### Problem to work on
Wherever the word "multiple" turns up in a line of the entries, copy that line.

Supplied material below:

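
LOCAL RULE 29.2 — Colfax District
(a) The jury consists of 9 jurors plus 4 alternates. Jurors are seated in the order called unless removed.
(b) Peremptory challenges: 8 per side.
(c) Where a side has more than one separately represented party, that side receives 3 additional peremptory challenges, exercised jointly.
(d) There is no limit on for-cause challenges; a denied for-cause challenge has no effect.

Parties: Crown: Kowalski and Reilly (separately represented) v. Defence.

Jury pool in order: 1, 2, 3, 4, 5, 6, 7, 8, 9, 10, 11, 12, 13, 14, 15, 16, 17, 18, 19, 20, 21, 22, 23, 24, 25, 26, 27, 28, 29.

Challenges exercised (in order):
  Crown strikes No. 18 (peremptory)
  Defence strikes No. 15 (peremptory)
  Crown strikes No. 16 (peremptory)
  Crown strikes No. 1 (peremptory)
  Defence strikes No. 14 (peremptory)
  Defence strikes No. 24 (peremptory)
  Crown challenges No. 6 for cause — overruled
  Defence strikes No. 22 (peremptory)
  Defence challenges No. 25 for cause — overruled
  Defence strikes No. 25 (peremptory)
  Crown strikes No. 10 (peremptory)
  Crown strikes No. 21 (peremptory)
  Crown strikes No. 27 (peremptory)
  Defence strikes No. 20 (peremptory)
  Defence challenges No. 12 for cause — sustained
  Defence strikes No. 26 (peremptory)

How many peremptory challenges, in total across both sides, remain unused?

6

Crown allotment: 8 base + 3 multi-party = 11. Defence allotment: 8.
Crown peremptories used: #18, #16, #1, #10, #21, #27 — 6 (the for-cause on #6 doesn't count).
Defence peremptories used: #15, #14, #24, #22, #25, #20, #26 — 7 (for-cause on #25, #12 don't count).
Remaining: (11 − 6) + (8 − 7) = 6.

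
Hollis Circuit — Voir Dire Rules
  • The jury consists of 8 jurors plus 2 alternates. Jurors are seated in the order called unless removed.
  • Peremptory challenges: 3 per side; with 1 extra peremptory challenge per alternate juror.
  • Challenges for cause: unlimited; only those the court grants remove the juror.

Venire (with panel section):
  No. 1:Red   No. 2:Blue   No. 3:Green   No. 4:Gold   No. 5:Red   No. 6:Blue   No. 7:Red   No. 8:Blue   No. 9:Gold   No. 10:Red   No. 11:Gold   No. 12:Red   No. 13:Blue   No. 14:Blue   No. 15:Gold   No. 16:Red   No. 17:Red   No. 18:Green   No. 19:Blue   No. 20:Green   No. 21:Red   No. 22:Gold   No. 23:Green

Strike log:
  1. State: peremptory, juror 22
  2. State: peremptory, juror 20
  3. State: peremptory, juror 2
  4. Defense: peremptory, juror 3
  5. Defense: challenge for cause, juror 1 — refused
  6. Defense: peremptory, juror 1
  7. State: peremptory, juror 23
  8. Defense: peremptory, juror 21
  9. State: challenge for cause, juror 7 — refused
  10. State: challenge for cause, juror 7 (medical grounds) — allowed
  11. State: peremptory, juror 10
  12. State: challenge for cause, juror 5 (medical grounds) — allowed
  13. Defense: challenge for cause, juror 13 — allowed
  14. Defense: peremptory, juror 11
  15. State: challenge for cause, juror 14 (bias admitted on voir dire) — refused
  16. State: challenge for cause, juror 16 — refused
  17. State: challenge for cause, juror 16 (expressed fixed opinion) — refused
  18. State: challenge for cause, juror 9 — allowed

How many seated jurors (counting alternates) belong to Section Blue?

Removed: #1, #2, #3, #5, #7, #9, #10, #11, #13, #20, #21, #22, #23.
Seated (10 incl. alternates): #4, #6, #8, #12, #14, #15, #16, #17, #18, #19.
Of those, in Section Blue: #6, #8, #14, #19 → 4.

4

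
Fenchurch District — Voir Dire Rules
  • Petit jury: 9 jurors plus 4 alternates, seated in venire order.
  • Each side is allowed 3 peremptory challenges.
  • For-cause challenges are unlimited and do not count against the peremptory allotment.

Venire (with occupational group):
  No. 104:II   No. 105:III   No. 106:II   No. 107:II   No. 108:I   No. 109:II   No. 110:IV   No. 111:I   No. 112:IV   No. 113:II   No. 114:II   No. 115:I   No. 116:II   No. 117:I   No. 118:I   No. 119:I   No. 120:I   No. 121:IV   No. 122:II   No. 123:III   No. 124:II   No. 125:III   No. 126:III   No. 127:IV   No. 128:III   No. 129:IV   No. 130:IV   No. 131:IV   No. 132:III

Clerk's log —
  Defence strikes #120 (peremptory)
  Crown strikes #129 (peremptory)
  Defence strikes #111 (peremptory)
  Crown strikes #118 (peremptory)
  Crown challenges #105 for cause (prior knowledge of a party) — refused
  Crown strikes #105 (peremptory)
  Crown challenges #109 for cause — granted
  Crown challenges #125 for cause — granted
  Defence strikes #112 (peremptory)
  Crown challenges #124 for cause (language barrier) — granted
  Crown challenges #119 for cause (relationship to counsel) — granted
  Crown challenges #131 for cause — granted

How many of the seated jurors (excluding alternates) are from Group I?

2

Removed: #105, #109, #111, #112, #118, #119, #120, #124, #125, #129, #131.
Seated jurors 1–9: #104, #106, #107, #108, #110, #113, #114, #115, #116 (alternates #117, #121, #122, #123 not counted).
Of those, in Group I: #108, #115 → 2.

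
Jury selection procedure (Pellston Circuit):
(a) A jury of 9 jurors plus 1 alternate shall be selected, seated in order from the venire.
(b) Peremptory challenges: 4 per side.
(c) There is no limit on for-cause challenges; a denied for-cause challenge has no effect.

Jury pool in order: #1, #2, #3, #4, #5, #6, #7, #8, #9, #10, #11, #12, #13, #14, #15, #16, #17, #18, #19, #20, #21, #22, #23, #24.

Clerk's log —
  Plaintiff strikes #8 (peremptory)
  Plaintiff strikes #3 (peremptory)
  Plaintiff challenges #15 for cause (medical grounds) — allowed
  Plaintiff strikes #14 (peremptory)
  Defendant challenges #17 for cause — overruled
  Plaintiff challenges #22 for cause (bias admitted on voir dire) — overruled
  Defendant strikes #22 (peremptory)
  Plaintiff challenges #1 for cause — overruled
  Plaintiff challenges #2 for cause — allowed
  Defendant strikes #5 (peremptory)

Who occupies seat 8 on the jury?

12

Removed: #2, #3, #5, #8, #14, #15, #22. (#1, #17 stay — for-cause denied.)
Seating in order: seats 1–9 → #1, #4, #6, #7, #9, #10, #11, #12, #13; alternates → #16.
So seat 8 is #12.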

End of Supplied material.
Supplied material below:

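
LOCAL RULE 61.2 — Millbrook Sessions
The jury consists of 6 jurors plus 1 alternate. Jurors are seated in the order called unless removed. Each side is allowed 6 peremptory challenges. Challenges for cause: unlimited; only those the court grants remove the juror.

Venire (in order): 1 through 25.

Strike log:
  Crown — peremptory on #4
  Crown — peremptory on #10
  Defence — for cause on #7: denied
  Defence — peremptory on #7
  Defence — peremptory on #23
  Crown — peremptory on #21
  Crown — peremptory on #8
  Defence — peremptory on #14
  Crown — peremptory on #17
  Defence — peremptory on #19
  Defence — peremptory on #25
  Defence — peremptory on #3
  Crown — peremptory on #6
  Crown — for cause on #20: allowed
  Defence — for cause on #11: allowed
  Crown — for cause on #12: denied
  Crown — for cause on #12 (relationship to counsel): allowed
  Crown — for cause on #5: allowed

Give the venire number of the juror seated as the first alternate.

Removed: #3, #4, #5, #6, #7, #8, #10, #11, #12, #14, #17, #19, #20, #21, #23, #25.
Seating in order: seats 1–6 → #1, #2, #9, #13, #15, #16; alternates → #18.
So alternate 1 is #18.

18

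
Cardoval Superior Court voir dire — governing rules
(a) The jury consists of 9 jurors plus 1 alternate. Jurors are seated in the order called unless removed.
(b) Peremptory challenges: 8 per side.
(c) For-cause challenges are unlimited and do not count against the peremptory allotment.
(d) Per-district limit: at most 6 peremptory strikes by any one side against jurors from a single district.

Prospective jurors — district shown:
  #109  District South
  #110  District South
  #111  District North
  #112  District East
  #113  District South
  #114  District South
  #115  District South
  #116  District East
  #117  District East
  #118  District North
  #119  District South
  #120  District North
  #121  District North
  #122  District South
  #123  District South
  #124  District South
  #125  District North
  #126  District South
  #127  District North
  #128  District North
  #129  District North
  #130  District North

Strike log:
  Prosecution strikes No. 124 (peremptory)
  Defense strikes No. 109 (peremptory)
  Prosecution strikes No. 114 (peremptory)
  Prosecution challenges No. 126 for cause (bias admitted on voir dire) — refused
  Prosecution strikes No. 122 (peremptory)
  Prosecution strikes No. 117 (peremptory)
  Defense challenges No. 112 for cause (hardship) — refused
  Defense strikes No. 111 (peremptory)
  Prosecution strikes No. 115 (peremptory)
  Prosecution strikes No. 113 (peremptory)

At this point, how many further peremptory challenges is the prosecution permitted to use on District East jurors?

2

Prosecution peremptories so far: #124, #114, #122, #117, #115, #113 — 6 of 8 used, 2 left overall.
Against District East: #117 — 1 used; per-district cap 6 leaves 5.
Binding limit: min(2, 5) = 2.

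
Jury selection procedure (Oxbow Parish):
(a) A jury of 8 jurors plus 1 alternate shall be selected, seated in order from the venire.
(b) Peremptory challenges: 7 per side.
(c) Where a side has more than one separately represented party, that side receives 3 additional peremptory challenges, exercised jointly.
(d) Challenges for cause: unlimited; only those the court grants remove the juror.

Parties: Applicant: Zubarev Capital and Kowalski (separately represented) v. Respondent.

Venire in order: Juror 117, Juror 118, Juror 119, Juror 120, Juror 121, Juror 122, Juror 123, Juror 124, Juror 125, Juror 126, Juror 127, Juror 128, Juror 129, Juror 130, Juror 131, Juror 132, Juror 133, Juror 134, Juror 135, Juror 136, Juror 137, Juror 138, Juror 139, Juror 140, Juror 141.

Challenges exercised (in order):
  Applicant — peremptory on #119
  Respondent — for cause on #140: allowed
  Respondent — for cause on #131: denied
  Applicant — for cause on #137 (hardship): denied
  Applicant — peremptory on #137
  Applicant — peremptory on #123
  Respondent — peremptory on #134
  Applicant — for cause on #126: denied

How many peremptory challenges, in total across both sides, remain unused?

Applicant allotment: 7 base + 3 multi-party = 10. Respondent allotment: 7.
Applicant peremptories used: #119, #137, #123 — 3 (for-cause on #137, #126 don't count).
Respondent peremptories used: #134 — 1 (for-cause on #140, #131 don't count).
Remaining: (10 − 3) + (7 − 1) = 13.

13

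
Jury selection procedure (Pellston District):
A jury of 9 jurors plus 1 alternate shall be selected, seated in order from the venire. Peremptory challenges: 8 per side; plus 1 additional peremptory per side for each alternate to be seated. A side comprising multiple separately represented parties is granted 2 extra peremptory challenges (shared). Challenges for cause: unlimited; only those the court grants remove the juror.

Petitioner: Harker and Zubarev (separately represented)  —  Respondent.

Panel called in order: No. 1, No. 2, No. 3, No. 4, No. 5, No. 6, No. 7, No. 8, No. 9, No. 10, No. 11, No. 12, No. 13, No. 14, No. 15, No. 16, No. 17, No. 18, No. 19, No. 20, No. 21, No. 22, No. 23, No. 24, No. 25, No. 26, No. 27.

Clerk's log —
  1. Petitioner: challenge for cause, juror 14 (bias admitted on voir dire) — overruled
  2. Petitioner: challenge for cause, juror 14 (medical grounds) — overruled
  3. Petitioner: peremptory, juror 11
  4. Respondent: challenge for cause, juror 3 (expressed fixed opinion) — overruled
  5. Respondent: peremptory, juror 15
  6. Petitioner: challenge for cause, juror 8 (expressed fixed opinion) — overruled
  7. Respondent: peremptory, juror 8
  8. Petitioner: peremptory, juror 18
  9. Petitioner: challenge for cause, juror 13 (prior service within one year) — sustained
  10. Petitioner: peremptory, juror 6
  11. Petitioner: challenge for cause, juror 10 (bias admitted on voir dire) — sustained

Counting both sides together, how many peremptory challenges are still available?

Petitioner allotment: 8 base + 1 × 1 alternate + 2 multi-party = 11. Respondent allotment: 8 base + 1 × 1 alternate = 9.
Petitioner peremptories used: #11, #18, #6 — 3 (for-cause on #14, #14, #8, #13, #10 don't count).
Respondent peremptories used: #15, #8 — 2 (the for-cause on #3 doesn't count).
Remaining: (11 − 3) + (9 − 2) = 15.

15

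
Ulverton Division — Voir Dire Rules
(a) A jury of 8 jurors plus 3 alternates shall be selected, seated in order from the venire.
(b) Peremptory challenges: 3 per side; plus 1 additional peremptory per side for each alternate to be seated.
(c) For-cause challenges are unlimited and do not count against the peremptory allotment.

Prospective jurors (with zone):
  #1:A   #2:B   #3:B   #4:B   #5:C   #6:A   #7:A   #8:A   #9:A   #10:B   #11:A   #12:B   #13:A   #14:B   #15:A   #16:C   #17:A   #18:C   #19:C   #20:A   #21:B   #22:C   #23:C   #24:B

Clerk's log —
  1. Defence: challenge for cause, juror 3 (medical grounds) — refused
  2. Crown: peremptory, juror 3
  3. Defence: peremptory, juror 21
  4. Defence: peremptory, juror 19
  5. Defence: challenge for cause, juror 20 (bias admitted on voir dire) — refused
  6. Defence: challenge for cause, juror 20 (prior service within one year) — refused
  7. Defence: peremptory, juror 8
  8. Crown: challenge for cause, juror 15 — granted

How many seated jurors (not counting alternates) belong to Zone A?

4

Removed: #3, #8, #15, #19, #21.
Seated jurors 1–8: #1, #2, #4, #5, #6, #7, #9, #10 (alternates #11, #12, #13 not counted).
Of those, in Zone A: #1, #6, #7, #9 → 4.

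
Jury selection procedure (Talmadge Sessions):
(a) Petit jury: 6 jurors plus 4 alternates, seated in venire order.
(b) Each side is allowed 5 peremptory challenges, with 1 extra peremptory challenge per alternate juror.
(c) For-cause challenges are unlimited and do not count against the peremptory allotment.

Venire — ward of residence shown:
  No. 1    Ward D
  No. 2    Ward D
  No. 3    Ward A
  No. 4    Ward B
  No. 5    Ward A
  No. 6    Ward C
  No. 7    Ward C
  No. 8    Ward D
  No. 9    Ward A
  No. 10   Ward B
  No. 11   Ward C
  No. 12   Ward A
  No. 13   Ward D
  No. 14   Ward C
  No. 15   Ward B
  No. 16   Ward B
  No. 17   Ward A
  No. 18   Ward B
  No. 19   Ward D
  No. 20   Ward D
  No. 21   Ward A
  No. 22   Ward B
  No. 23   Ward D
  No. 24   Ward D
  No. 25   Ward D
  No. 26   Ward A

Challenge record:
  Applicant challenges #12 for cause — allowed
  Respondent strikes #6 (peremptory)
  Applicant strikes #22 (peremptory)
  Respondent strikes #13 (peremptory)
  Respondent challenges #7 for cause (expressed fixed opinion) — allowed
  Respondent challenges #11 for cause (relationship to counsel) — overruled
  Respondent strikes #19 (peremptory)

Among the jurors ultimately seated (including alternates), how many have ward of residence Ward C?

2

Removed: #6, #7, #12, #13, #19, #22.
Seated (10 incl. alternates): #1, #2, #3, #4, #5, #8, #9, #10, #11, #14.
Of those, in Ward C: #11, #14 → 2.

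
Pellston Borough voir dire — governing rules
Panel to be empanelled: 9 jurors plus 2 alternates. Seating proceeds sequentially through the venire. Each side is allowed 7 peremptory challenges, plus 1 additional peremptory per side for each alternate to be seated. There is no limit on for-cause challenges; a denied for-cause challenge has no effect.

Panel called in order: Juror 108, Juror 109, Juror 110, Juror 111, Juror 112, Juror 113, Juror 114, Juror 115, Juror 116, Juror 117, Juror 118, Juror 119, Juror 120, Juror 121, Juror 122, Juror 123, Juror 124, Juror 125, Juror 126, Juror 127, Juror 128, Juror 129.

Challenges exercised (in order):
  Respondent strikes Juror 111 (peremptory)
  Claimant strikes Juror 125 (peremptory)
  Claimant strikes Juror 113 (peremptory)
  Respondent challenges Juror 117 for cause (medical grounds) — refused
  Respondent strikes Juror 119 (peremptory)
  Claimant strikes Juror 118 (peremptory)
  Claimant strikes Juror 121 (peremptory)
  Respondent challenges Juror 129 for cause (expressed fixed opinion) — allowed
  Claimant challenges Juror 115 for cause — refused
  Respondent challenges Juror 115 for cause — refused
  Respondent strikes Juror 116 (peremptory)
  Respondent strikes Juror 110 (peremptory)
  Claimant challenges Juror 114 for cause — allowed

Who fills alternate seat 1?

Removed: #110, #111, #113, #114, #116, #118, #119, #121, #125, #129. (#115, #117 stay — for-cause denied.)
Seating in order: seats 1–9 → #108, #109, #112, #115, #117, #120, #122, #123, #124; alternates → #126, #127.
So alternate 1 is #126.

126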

End of Supplied material.
Supplied material below:

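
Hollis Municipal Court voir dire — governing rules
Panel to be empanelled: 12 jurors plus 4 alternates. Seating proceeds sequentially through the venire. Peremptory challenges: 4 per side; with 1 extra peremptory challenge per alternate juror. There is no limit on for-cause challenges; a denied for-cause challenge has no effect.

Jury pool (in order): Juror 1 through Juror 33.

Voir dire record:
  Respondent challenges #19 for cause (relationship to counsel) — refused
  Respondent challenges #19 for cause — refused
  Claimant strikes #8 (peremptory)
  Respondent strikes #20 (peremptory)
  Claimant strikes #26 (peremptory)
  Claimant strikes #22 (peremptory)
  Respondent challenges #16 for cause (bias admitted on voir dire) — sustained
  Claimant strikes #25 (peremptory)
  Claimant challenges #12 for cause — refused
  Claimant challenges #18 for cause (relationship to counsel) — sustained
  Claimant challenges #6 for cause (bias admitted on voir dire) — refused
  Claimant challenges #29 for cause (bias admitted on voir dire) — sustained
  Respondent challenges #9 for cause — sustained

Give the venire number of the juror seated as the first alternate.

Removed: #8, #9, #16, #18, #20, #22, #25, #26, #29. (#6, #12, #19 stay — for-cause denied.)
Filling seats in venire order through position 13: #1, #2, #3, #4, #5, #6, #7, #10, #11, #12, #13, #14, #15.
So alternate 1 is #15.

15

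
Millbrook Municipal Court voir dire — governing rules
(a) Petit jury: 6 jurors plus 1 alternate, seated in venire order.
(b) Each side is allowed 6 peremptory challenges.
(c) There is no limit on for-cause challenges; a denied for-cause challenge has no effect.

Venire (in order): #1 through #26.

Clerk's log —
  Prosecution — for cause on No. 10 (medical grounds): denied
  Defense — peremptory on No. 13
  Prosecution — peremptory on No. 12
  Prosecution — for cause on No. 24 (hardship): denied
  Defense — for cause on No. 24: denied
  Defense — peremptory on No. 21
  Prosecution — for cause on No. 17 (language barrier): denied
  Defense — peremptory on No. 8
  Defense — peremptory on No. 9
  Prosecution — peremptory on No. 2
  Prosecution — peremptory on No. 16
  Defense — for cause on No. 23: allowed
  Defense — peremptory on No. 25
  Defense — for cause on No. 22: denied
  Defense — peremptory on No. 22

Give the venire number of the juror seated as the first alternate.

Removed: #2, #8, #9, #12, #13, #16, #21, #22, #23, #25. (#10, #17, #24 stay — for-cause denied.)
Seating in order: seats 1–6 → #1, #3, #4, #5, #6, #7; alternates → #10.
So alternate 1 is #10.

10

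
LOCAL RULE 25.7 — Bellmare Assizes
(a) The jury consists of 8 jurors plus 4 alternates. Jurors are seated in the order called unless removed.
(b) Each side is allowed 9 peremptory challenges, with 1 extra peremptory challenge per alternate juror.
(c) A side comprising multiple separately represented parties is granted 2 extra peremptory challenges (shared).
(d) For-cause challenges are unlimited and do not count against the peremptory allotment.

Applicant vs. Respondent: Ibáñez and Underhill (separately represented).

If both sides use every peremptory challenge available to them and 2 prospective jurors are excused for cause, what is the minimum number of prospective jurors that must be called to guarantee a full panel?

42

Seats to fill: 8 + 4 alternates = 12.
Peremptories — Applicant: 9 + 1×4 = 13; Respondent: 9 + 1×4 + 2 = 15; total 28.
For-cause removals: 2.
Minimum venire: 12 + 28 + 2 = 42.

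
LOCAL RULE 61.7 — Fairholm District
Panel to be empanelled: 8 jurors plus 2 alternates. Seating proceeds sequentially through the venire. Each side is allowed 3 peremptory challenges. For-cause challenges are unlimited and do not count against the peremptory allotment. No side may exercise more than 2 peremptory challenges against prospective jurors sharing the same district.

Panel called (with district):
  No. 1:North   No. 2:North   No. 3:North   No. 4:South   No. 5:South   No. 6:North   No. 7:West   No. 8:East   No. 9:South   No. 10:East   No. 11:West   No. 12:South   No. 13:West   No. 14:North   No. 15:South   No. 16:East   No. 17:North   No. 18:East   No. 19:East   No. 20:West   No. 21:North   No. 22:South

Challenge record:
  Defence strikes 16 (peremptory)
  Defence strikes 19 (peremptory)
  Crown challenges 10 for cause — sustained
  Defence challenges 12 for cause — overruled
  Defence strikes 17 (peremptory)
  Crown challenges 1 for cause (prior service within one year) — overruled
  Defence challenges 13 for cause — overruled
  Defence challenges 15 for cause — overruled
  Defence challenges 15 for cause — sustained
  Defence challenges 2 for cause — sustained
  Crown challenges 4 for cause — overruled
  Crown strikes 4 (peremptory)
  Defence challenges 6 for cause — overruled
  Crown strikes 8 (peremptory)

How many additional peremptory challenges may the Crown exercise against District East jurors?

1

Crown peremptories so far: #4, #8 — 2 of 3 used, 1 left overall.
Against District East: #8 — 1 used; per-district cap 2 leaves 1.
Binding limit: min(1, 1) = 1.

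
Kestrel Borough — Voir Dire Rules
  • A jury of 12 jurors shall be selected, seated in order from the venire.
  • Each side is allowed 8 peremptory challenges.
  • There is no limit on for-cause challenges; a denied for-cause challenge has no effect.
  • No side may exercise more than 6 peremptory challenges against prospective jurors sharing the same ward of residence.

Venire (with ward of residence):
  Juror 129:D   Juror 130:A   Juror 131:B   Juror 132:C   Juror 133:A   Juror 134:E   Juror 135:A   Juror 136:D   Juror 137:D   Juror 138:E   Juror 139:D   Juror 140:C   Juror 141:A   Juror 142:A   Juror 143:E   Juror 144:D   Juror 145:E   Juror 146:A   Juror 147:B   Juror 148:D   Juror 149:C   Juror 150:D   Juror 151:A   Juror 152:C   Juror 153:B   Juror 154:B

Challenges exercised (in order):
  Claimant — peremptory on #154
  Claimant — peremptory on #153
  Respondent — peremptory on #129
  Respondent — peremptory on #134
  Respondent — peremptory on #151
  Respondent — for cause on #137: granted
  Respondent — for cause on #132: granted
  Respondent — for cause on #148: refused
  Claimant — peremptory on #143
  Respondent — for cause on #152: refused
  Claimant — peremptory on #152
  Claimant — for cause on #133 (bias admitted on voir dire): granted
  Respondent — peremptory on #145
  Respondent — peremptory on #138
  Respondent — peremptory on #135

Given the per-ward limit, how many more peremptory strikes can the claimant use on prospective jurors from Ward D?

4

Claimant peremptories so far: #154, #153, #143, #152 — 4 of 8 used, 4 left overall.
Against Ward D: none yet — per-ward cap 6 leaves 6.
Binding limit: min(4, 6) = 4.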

End of Supplied material.

### Response area
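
A jury of 9 jurors plus 1 alternate shall be selected, seated in order from the venire. Peremptory challenges: 8 per side; plus 1 additional peremptory per side for each alternate to be seated. A side comprising multiple separately represented parties is granted 2 extra peremptory challenges (shared). Challenges for cause: unlimited; only those the court grants remove the juror.
(c) A side comprising multiple separately represented parties is granted 2 extra peremptory challenges (shared).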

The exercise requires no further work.